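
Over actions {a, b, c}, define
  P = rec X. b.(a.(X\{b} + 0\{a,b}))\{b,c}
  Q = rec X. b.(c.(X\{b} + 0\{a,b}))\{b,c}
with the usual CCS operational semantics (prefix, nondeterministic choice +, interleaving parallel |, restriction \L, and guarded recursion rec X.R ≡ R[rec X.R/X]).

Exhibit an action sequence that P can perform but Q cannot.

ba

Reachable graph of P (3 states):
  p0 = rec X. b.(a.(X\{b} + 0\{a,b}))\{b,c} ⊢ --b--▸ p1
  p1 = (a.((rec X. b.(a.(X\{b} + 0\{a,b}))\{b,c})\{b} + 0\{a,b}))\{b,c} ⊢ --a--▸ p2
  p2 = ((rec X. b.(a.(X\{b} + 0\{a,b}))\{b,c})\{b} + 0\{a,b})\{b,c} ⊢ deadlocked
Reachable graph of Q (2 states):
  q0 = rec X. b.(c.(X\{b} + 0\{a,b}))\{b,c} ⊢ --b--▸ q1
  q1 = (c.((rec X. b.(c.(X\{b} + 0\{a,b}))\{b,c})\{b} + 0\{a,b}))\{b,c} ⊢ deadlocked
Run σ = ⟨ba⟩ on P: start {p0}
  step 1 (b): {p1}
  step 2 (a): {p2}
  ✓ P
Run σ = ⟨ba⟩ on Q: start {q0}
  step 1 (b): {q1}
  step 2 (a): no successor for Q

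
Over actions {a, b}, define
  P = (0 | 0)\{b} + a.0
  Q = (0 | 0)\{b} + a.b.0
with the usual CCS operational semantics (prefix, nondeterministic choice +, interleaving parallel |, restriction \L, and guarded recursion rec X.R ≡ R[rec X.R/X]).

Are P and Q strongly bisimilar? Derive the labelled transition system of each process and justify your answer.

P's transition system — 2 states:
  m0 = (0 | 0)\{b} + a.0 :: -a-> m1
  m1 = 0 :: (no moves)
Q's transition system — 3 states:
  n0 = (0 | 0)\{b} + a.b.0 :: -a-> n1
  n1 = b.0 :: -b-> n2
  n2 = 0 :: (no moves)
Bisimilarity quotient blocks:
  B0 = {m0}
  B1 = {m1, n2}
  B2 = {n0}
  B3 = {n1}
m0 ∈ B0, n0 ∈ B2 → different blocks

P ≁ Q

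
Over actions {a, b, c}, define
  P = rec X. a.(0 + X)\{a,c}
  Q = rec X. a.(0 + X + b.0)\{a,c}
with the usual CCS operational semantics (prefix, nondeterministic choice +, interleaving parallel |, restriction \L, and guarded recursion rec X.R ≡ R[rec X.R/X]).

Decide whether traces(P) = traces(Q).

NO — witness ⟨ab⟩

LTS(P): 2 reachable states
  m0 = rec X. a.(0 + X)\{a,c} ⊢ —a→ m1
  m1 = (0 + (rec X. a.(0 + X)\{a,c}))\{a,c} ⊢ ∅
LTS(Q): 3 reachable states
  n0 = rec X. a.(0 + X + b.0)\{a,c} ⊢ —a→ n1
  n1 = (0 + (rec X. a.(0 + X + b.0)\{a,c}) + b.0)\{a,c} ⊢ —b→ n2
  n2 = 0\{a,c} ⊢ ∅
Executing ab from Q (initial set {n0}):
  after a @ step 1: {n1}
  after b @ step 2: {n2}
  Q completes σ.
Executing ab from P (initial set {m0}):
  after a @ step 1: {m1}
  after b @ step 2: no successor for P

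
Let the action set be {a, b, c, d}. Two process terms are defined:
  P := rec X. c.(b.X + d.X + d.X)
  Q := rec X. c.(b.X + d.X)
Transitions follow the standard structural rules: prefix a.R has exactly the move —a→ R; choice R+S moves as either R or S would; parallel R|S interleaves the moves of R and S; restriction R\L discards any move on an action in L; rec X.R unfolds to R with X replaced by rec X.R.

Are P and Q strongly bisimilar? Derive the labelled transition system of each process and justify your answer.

YES

P's transition system — 2 states:
  s0 = rec X. c.(b.X + d.X + d.X) :: —c→ s1
  s1 = b.(rec X. c.(b.X + d.X + d.X)) + d.(rec X. c.(b.X + d.X + d.X)) + d.(rec X. c.(b.X + d.X + d.X)) :: —b→ s0, —d→ s0
Q's transition system — 2 states:
  t0 = rec X. c.(b.X + d.X) :: —c→ t1
  t1 = b.(rec X. c.(b.X + d.X)) + d.(rec X. c.(b.X + d.X)) :: —b→ t0, —d→ t0
Coarsest stable partition (strong bisimilarity classes):
  B0 = {s0, t0}
  B1 = {s1, t1}
s0 ∈ B0, t0 ∈ B0 → same block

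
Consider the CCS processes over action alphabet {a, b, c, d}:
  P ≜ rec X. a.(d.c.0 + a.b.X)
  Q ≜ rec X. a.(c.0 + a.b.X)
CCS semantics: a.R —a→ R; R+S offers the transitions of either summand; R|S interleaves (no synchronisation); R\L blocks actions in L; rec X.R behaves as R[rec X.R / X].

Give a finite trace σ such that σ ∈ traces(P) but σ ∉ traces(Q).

ad

Reachable graph of P (5 states):
  m0 = rec X. a.(d.c.0 + a.b.X) | --a--▸ m1
  m1 = d.c.0 + a.b.(rec X. a.(d.c.0 + a.b.X)) | --a--▸ m2, --d--▸ m3
  m2 = b.(rec X. a.(d.c.0 + a.b.X)) | --b--▸ m0
  m3 = c.0 | --c--▸ m4
  m4 = 0 | ·
Reachable graph of Q (4 states):
  n0 = rec X. a.(c.0 + a.b.X) | --a--▸ n1
  n1 = c.0 + a.b.(rec X. a.(c.0 + a.b.X)) | --a--▸ n2, --c--▸ n3
  n2 = b.(rec X. a.(c.0 + a.b.X)) | --b--▸ n0
  n3 = 0 | ·
Run σ = ⟨ad⟩ on P: start {m0}
  step 1 (a): {m1}
  step 2 (d): {m3}
  — P admits the full trace.
Run σ = ⟨ad⟩ on Q: start {n0}
  step 1 (a): {n1}
  step 2 (d): no successor for Q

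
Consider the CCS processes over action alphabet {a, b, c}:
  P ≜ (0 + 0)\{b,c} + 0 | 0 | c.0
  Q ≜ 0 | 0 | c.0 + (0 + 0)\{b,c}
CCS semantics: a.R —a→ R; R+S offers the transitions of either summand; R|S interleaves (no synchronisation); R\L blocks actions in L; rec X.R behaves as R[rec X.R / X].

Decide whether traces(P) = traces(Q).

Reachable graph of P (2 states):
  s0 = (0 + 0)\{b,c} + 0 | 0 | c.0 has moves =c=> s1
  s1 = 0 | 0 | 0 has moves ·
Reachable graph of Q (2 states):
  t0 = 0 | 0 | c.0 + (0 + 0)\{b,c} has moves =c=> t1
  t1 = 0 | 0 | 0 has moves ·
Partition-refinement fixed point:
  B0 = {s0, t0}
  B1 = {s1, t1}
s0 ∈ B0, t0 ∈ B0 → same block
Bisimilar ⇒ trace-equivalent.

YES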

■ **Your goal**: Beginning with the line above that contains "Q := rec X. c.(b.X + d.X)", copy each line exactly up to and including the line that contains "Q ≜ rec X. a.(c.0 + a.b.X)", and go no further.

■ **Answer space**:
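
  Q := rec X. c.(b.X + d.X)
Transitions follow the standard structural rules: prefix a.R has exactly the move —a→ R; choice R+S moves as either R or S would; parallel R|S interleaves the moves of R and S; restriction R\L discards any move on an action in L; rec X.R unfolds to R with X replaced by rec X.R.

Are P and Q strongly bisimilar? Derive the labelled transition system of each process and justify your answer.

YES

P's transition system — 2 states:
  s0 = rec X. c.(b.X + d.X + d.X) :: —c→ s1
  s1 = b.(rec X. c.(b.X + d.X + d.X)) + d.(rec X. c.(b.X + d.X + d.X)) + d.(rec X. c.(b.X + d.X + d.X)) :: —b→ s0, —d→ s0
Q's transition system — 2 states:
  t0 = rec X. c.(b.X + d.X) :: —c→ t1
  t1 = b.(rec X. c.(b.X + d.X)) + d.(rec X. c.(b.X + d.X)) :: —b→ t0, —d→ t0
Coarsest stable partition (strong bisimilarity classes):
  B0 = {s0, t0}
  B1 = {s1, t1}
s0 ∈ B0, t0 ∈ B0 → same block

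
Consider the CCS processes over action alphabet {a, b, c, d}:
  P ≜ rec X. a.(d.c.0 + a.b.X)
  Q ≜ rec X. a.(c.0 + a.b.X)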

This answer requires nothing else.